> _PROVIDED RECORDS_

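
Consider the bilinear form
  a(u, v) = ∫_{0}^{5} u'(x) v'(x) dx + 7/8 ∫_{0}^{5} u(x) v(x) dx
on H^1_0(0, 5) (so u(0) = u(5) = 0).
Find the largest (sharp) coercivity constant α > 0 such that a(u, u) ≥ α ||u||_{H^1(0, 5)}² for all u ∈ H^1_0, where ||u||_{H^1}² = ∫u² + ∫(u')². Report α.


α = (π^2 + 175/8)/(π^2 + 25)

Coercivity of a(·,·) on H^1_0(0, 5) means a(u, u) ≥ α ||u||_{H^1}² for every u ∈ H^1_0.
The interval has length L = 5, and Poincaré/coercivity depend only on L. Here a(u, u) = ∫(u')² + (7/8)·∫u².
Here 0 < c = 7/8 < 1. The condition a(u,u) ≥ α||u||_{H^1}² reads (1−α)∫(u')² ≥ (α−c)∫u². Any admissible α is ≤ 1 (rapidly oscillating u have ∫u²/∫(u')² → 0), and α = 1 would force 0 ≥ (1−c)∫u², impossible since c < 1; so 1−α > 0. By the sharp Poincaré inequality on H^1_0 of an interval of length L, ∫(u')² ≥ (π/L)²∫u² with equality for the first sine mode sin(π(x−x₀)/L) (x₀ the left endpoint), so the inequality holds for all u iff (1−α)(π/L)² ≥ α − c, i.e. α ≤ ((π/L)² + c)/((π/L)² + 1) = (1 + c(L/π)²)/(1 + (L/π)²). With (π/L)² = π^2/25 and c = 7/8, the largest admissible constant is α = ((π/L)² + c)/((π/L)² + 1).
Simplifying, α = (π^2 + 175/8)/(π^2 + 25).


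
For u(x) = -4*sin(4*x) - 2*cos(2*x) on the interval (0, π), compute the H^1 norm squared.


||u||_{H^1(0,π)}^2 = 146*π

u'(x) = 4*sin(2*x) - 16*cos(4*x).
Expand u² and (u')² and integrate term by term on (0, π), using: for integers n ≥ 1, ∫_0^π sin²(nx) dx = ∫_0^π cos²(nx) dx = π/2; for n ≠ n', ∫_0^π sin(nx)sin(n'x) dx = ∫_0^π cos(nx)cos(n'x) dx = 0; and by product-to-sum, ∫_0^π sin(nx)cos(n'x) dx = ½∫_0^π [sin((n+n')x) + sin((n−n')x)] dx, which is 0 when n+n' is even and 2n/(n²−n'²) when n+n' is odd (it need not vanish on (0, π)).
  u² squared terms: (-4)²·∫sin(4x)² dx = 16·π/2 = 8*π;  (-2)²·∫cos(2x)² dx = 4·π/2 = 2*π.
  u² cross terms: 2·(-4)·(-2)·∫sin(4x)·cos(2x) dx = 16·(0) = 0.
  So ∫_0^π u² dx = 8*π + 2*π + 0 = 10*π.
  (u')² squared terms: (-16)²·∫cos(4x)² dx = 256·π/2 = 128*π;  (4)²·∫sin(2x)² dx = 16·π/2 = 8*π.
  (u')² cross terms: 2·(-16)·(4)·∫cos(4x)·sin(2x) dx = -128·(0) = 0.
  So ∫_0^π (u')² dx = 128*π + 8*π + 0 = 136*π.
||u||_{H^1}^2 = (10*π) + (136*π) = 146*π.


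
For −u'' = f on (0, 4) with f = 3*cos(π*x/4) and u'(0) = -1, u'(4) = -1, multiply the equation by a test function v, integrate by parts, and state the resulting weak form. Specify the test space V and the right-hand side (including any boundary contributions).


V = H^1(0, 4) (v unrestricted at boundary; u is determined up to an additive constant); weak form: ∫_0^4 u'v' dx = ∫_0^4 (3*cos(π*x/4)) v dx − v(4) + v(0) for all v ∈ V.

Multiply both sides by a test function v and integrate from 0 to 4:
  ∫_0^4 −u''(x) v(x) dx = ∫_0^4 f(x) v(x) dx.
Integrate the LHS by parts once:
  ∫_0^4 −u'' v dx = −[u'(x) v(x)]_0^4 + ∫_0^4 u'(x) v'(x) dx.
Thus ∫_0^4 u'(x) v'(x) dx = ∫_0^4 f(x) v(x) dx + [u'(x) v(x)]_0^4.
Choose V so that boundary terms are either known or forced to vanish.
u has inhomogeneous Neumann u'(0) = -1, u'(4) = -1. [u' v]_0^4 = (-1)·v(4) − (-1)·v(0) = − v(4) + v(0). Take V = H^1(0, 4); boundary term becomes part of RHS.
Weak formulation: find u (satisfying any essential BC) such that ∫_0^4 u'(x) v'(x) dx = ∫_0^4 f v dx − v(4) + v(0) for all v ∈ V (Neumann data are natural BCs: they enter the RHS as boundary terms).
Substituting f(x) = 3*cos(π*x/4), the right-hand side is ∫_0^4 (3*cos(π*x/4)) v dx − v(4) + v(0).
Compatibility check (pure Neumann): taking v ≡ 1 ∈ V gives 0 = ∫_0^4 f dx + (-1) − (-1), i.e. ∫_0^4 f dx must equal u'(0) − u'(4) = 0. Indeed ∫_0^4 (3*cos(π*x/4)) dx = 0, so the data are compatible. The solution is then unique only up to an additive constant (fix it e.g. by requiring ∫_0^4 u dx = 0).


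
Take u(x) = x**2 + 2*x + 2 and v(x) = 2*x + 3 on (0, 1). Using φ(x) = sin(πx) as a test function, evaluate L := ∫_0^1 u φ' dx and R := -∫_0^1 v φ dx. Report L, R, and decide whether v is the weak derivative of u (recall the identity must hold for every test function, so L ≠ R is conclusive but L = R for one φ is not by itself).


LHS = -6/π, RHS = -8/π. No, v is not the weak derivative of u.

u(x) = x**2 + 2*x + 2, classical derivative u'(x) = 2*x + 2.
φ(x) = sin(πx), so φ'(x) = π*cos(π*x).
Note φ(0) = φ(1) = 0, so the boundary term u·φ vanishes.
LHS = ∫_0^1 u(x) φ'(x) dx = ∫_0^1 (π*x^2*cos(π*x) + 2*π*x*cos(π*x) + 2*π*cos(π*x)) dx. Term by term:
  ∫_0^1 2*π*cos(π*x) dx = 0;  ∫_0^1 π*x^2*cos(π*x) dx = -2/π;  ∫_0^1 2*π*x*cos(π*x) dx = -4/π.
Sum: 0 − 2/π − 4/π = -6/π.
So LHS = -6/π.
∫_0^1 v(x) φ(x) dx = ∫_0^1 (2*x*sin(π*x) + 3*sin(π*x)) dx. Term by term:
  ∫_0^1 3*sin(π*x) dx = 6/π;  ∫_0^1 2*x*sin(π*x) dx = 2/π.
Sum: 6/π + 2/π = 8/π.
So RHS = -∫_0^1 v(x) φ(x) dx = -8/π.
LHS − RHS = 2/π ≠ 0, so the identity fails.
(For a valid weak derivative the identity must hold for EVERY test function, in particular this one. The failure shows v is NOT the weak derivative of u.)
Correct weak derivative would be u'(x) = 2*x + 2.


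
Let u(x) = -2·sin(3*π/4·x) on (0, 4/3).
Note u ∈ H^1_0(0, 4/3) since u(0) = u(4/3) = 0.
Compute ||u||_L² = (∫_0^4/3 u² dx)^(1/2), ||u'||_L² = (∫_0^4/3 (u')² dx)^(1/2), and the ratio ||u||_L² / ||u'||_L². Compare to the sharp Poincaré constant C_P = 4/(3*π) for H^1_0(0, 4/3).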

> _GOAL OF THE EXERCISE_
What you return should match every line above exactly.

> _ANSWER TO THIS TASK_
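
Consider the bilinear form
  a(u, v) = ∫_{0}^{5} u'(x) v'(x) dx + 7/8 ∫_{0}^{5} u(x) v(x) dx
on H^1_0(0, 5) (so u(0) = u(5) = 0).
Find the largest (sharp) coercivity constant α > 0 such that a(u, u) ≥ α ||u||_{H^1(0, 5)}² for all u ∈ H^1_0, where ||u||_{H^1}² = ∫u² + ∫(u')². Report α.


α = (π^2 + 175/8)/(π^2 + 25)

Coercivity of a(·,·) on H^1_0(0, 5) means a(u, u) ≥ α ||u||_{H^1}² for every u ∈ H^1_0.
The interval has length L = 5, and Poincaré/coercivity depend only on L. Here a(u, u) = ∫(u')² + (7/8)·∫u².
Here 0 < c = 7/8 < 1. The condition a(u,u) ≥ α||u||_{H^1}² reads (1−α)∫(u')² ≥ (α−c)∫u². Any admissible α is ≤ 1 (rapidly oscillating u have ∫u²/∫(u')² → 0), and α = 1 would force 0 ≥ (1−c)∫u², impossible since c < 1; so 1−α > 0. By the sharp Poincaré inequality on H^1_0 of an interval of length L, ∫(u')² ≥ (π/L)²∫u² with equality for the first sine mode sin(π(x−x₀)/L) (x₀ the left endpoint), so the inequality holds for all u iff (1−α)(π/L)² ≥ α − c, i.e. α ≤ ((π/L)² + c)/((π/L)² + 1) = (1 + c(L/π)²)/(1 + (L/π)²). With (π/L)² = π^2/25 and c = 7/8, the largest admissible constant is α = ((π/L)² + c)/((π/L)² + 1).
Simplifying, α = (π^2 + 175/8)/(π^2 + 25).


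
For u(x) = -4*sin(4*x) - 2*cos(2*x) on the interval (0, π), compute the H^1 norm squared.


||u||_{H^1(0,π)}^2 = 146*π

u'(x) = 4*sin(2*x) - 16*cos(4*x).
Expand u² and (u')² and integrate term by term on (0, π), using: for integers n ≥ 1, ∫_0^π sin²(nx) dx = ∫_0^π cos²(nx) dx = π/2; for n ≠ n', ∫_0^π sin(nx)sin(n'x) dx = ∫_0^π cos(nx)cos(n'x) dx = 0; and by product-to-sum, ∫_0^π sin(nx)cos(n'x) dx = ½∫_0^π [sin((n+n')x) + sin((n−n')x)] dx, which is 0 when n+n' is even and 2n/(n²−n'²) when n+n' is odd (it need not vanish on (0, π)).
  u² squared terms: (-4)²·∫sin(4x)² dx = 16·π/2 = 8*π;  (-2)²·∫cos(2x)² dx = 4·π/2 = 2*π.
  u² cross terms: 2·(-4)·(-2)·∫sin(4x)·cos(2x) dx = 16·(0) = 0.
  So ∫_0^π u² dx = 8*π + 2*π + 0 = 10*π.
  (u')² squared terms: (-16)²·∫cos(4x)² dx = 256·π/2 = 128*π;  (4)²·∫sin(2x)² dx = 16·π/2 = 8*π.
  (u')² cross terms: 2·(-16)·(4)·∫cos(4x)·sin(2x) dx = -128·(0) = 0.
  So ∫_0^π (u')² dx = 128*π + 8*π + 0 = 136*π.
||u||_{H^1}^2 = (10*π) + (136*π) = 146*π.


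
For −u'' = f on (0, 4) with f = 3*cos(π*x/4) and u'(0) = -1, u'(4) = -1, multiply the equation by a test function v, integrate by parts, and state the resulting weak form. Specify the test space V and the right-hand side (including any boundary contributions).


V = H^1(0, 4) (v unrestricted at boundary; u is determined up to an additive constant); weak form: ∫_0^4 u'v' dx = ∫_0^4 (3*cos(π*x/4)) v dx − v(4) + v(0) for all v ∈ V.

Multiply both sides by a test function v and integrate from 0 to 4:
  ∫_0^4 −u''(x) v(x) dx = ∫_0^4 f(x) v(x) dx.
Integrate the LHS by parts once:
  ∫_0^4 −u'' v dx = −[u'(x) v(x)]_0^4 + ∫_0^4 u'(x) v'(x) dx.
Thus ∫_0^4 u'(x) v'(x) dx = ∫_0^4 f(x) v(x) dx + [u'(x) v(x)]_0^4.
Choose V so that boundary terms are either known or forced to vanish.
u has inhomogeneous Neumann u'(0) = -1, u'(4) = -1. [u' v]_0^4 = (-1)·v(4) − (-1)·v(0) = − v(4) + v(0). Take V = H^1(0, 4); boundary term becomes part of RHS.
Weak formulation: find u (satisfying any essential BC) such that ∫_0^4 u'(x) v'(x) dx = ∫_0^4 f v dx − v(4) + v(0) for all v ∈ V (Neumann data are natural BCs: they enter the RHS as boundary terms).
Substituting f(x) = 3*cos(π*x/4), the right-hand side is ∫_0^4 (3*cos(π*x/4)) v dx − v(4) + v(0).
Compatibility check (pure Neumann): taking v ≡ 1 ∈ V gives 0 = ∫_0^4 f dx + (-1) − (-1), i.e. ∫_0^4 f dx must equal u'(0) − u'(4) = 0. Indeed ∫_0^4 (3*cos(π*x/4)) dx = 0, so the data are compatible. The solution is then unique only up to an additive constant (fix it e.g. by requiring ∫_0^4 u dx = 0).


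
Take u(x) = x**2 + 2*x + 2 and v(x) = 2*x + 3 on (0, 1). Using φ(x) = sin(πx) as a test function, evaluate L := ∫_0^1 u φ' dx and R := -∫_0^1 v φ dx. Report L, R, and decide whether v is the weak derivative of u (recall the identity must hold for every test function, so L ≠ R is conclusive but L = R for one φ is not by itself).


LHS = -6/π, RHS = -8/π. No, v is not the weak derivative of u.

u(x) = x**2 + 2*x + 2, classical derivative u'(x) = 2*x + 2.
φ(x) = sin(πx), so φ'(x) = π*cos(π*x).
Note φ(0) = φ(1) = 0, so the boundary term u·φ vanishes.
LHS = ∫_0^1 u(x) φ'(x) dx = ∫_0^1 (π*x^2*cos(π*x) + 2*π*x*cos(π*x) + 2*π*cos(π*x)) dx. Term by term:
  ∫_0^1 2*π*cos(π*x) dx = 0;  ∫_0^1 π*x^2*cos(π*x) dx = -2/π;  ∫_0^1 2*π*x*cos(π*x) dx = -4/π.
Sum: 0 − 2/π − 4/π = -6/π.
So LHS = -6/π.
∫_0^1 v(x) φ(x) dx = ∫_0^1 (2*x*sin(π*x) + 3*sin(π*x)) dx. Term by term:
  ∫_0^1 3*sin(π*x) dx = 6/π;  ∫_0^1 2*x*sin(π*x) dx = 2/π.
Sum: 6/π + 2/π = 8/π.
So RHS = -∫_0^1 v(x) φ(x) dx = -8/π.
LHS − RHS = 2/π ≠ 0, so the identity fails.
(For a valid weak derivative the identity must hold for EVERY test function, in particular this one. The failure shows v is NOT the weak derivative of u.)
Correct weak derivative would be u'(x) = 2*x + 2.


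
Let u(x) = -2·sin(3*π/4·x) on (0, 4/3).
Note u ∈ H^1_0(0, 4/3) since u(0) = u(4/3) = 0.
Compute ||u||_L² = (∫_0^4/3 u² dx)^(1/2), ||u'||_L² = (∫_0^4/3 (u')² dx)^(1/2), and the ratio ||u||_L² / ||u'||_L². Compare to the sharp Poincaré constant C_P = 4/(3*π) for H^1_0(0, 4/3).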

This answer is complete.